* _Exercise directions_
Look through the data below for the line with "Using the minor" and the line with "A brand's type", then output those two and all lines in between, exactly as written.

* _Material for the task_
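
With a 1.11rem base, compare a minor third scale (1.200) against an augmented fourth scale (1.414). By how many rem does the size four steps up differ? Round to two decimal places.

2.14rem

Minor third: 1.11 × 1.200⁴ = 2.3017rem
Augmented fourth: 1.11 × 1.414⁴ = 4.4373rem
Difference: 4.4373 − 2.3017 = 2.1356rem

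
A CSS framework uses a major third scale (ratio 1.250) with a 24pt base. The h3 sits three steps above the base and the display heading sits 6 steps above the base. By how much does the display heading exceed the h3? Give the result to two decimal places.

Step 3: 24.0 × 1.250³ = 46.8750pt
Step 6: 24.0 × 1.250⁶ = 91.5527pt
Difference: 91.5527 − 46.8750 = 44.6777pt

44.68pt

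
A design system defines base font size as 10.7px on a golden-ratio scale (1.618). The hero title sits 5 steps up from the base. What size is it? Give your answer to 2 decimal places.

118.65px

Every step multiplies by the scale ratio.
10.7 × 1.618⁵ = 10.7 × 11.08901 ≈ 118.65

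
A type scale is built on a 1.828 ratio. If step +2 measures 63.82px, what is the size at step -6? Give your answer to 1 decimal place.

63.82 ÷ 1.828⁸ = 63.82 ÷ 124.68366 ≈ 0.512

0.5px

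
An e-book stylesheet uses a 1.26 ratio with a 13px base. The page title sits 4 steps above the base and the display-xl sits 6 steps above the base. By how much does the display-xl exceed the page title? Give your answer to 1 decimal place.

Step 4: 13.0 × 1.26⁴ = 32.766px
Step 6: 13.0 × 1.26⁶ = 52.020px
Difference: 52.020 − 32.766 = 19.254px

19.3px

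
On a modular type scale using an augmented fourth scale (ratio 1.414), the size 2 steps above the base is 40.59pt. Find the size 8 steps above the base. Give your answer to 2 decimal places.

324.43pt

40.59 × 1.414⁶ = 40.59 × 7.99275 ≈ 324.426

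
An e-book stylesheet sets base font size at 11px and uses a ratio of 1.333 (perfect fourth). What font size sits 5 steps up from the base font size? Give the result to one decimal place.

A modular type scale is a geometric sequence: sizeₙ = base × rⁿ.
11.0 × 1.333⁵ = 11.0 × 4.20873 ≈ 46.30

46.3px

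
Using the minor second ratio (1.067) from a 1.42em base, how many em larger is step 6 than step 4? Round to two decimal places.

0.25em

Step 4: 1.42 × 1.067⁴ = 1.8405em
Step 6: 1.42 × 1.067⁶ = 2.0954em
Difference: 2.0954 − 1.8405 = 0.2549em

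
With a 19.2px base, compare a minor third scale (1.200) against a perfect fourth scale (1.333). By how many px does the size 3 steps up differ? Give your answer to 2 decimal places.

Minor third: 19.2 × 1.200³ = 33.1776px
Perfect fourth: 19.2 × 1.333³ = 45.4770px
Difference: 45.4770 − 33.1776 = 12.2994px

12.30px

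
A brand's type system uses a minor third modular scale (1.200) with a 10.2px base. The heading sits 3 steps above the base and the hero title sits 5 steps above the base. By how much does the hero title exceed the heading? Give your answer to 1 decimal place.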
...
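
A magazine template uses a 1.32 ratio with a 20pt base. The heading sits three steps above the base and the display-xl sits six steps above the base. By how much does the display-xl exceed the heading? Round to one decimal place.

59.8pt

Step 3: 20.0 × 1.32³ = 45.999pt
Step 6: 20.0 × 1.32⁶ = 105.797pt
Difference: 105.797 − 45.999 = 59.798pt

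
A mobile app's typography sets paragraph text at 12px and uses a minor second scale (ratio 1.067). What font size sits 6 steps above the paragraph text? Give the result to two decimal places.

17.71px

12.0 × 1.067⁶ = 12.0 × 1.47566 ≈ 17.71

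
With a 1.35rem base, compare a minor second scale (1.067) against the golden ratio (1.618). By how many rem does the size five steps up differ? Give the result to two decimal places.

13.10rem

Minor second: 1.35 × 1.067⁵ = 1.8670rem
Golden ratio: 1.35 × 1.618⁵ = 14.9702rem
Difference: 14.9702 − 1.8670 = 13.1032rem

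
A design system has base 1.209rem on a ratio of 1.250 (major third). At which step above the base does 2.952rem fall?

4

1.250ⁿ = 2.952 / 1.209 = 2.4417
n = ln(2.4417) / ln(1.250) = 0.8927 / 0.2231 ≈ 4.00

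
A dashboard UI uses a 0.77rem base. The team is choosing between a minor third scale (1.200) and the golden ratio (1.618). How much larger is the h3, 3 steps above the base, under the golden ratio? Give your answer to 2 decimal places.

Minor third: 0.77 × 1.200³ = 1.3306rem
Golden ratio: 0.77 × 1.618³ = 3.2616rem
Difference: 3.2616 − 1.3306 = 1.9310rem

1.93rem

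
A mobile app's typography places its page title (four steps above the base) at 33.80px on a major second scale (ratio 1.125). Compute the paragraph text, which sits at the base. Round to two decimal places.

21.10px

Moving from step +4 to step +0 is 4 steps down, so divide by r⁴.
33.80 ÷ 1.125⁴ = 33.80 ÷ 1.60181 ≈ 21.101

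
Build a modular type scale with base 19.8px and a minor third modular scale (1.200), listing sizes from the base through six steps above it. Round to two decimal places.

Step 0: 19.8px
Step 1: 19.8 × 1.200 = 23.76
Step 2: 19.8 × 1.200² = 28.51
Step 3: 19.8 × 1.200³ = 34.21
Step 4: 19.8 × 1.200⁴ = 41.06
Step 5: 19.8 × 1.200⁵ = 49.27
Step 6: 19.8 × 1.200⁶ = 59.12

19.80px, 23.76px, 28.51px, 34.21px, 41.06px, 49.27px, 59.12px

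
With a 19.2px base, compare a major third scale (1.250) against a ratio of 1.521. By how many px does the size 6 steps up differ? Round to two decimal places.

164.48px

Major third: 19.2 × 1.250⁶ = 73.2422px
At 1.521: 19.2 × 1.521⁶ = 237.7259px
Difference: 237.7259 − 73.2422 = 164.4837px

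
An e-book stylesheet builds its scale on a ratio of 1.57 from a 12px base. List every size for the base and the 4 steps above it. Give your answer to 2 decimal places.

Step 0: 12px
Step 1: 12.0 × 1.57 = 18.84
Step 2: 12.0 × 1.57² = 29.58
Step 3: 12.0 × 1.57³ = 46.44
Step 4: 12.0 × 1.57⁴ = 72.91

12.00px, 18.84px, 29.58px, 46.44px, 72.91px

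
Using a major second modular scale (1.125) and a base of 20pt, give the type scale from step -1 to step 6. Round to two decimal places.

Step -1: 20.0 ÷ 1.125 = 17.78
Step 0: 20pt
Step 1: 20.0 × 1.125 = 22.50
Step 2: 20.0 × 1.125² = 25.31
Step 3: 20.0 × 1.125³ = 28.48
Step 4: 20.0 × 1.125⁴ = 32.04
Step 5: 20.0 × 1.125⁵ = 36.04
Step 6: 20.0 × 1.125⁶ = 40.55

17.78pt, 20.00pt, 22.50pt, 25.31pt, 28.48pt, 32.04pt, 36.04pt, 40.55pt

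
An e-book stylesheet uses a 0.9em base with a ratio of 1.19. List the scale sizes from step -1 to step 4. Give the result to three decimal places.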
---
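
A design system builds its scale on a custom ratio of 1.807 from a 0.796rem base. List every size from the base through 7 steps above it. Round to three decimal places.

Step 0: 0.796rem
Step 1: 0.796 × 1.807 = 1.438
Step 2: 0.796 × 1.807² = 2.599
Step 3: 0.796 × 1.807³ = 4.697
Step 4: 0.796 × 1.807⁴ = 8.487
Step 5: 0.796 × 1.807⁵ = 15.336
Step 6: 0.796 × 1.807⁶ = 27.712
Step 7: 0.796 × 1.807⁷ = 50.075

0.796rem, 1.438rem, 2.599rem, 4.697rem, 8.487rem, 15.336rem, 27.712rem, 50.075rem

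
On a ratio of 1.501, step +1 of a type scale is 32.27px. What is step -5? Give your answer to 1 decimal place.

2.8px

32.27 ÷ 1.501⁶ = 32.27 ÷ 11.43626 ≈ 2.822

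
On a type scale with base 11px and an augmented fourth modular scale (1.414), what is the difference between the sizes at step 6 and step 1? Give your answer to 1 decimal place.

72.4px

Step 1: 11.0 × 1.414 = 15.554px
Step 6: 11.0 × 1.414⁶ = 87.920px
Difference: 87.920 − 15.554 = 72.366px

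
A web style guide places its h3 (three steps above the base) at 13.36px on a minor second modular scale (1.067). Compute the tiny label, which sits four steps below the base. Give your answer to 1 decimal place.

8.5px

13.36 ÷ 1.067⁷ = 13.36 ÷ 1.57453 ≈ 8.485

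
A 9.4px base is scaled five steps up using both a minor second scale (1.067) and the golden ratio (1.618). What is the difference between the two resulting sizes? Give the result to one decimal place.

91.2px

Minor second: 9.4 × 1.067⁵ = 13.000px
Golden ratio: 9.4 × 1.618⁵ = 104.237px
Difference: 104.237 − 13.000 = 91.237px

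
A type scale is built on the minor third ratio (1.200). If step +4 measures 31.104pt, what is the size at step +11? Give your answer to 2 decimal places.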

* _Worked solution_
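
Using the minor second ratio (1.067) from a 1.42em base, how many em larger is step 6 than step 4? Round to two decimal places.

0.25em

Step 4: 1.42 × 1.067⁴ = 1.8405em
Step 6: 1.42 × 1.067⁶ = 2.0954em
Difference: 2.0954 − 1.8405 = 0.2549em

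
With a 19.2px base, compare a minor third scale (1.200) against a perfect fourth scale (1.333). By how many px does the size 3 steps up differ? Give your answer to 2 decimal places.

Minor third: 19.2 × 1.200³ = 33.1776px
Perfect fourth: 19.2 × 1.333³ = 45.4770px
Difference: 45.4770 − 33.1776 = 12.2994px

12.30px

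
A brand's type system uses a minor third modular scale (1.200) with a 10.2px base. The heading sits 3 steps above the base and the hero title sits 5 steps above the base. By how much does the hero title exceed the heading? Give your answer to 1 decimal place.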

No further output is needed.